[Stored data entries]
=== Section Start ===

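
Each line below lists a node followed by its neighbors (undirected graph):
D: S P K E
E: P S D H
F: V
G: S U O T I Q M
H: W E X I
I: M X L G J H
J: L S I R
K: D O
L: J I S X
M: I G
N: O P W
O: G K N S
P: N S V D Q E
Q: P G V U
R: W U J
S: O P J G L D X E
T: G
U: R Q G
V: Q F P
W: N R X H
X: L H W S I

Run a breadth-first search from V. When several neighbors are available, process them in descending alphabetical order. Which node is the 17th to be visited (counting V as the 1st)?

L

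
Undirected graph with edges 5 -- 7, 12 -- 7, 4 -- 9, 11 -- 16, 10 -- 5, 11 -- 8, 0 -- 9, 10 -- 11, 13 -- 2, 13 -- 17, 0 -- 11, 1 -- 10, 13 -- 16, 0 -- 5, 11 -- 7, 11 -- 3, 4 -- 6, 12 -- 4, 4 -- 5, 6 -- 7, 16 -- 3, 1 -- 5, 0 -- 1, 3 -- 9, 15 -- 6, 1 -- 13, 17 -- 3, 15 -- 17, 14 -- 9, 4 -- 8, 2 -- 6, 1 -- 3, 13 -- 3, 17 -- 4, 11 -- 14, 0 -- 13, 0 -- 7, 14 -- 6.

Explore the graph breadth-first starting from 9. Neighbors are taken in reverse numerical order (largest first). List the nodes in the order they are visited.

Visit 9; enqueue 14, 4, 3, 0 → queue [14, 4, 3, 0]
Visit 14; enqueue 11, 6 → queue [4, 3, 0, 11, 6]
Visit 4; enqueue 17, 12, 8, 5 → queue [3, 0, 11, 6, 17, 12, 8, 5]
Visit 3; enqueue 16, 13, 1 → queue [0, 11, 6, 17, 12, 8, 5, 16, 13, 1]
Visit 0; enqueue 7 → queue [11, 6, 17, 12, 8, 5, 16, 13, 1, 7]
Visit 11; enqueue 10 → queue [6, 17, 12, 8, 5, 16, 13, 1, 7, 10]
Visit 6; enqueue 15, 2 → queue [17, 12, 8, 5, 16, 13, 1, 7, 10, 15, 2]
Visit 17 → queue [12, 8, 5, 16, 13, 1, 7, 10, 15, 2]
Visit 12 → queue [8, 5, 16, 13, 1, 7, 10, 15, 2]
Visit 8 → queue [5, 16, 13, 1, 7, 10, 15, 2]
Visit 5 → queue [16, 13, 1, 7, 10, 15, 2]
Visit 16 → queue [13, 1, 7, 10, 15, 2]
Visit 13 → queue [1, 7, 10, 15, 2]
Visit 1 → queue [7, 10, 15, 2]
Visit 7 → queue [10, 15, 2]
Visit 10 → queue [15, 2]
Visit 15 → queue [2]
Visit 2 → queue []

9, 14, 4, 3, 0, 11, 6, 17, 12, 8, 5, 16, 13, 1, 7, 10, 15, 2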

=== Section End ===

Instructions for the task:
Copy exactly the lines that run from the first line of the data to the line containing "Undirected graph with", please, with both ends included and nothing else.

Your response:
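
Each line below lists a node followed by its neighbors (undirected graph):
D: S P K E
E: P S D H
F: V
G: S U O T I Q M
H: W E X I
I: M X L G J H
J: L S I R
K: D O
L: J I S X
M: I G
N: O P W
O: G K N S
P: N S V D Q E
Q: P G V U
R: W U J
S: O P J G L D X E
T: G
U: R Q G
V: Q F P
W: N R X H
X: L H W S I

Run a breadth-first search from V. When several neighbors are available, process them in descending alphabetical order. Which node is the 17th to be visited (counting V as the 1st)?

L

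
Undirected graph with edges 5 -- 7, 12 -- 7, 4 -- 9, 11 -- 16, 10 -- 5, 11 -- 8, 0 -- 9, 10 -- 11, 13 -- 2, 13 -- 17, 0 -- 11, 1 -- 10, 13 -- 16, 0 -- 5, 11 -- 7, 11 -- 3, 4 -- 6, 12 -- 4, 4 -- 5, 6 -- 7, 16 -- 3, 1 -- 5, 0 -- 1, 3 -- 9, 15 -- 6, 1 -- 13, 17 -- 3, 15 -- 17, 14 -- 9, 4 -- 8, 2 -- 6, 1 -- 3, 13 -- 3, 17 -- 4, 11 -- 14, 0 -- 13, 0 -- 7, 14 -- 6.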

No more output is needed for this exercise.